Your task
If a line of the data below contains the string "body", count it, then state the total alone.

Source material
==================================================
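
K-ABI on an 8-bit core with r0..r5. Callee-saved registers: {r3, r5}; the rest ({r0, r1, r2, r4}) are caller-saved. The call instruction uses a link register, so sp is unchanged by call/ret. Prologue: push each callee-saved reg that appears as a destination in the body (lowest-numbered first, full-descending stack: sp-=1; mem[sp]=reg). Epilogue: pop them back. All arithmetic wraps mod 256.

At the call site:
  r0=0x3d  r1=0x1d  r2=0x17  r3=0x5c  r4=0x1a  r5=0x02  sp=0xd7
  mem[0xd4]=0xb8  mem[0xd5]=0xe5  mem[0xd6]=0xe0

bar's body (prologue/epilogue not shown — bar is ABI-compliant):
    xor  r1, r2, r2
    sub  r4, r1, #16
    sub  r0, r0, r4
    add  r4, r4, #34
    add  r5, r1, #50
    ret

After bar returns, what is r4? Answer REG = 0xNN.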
==================================================
Result below
2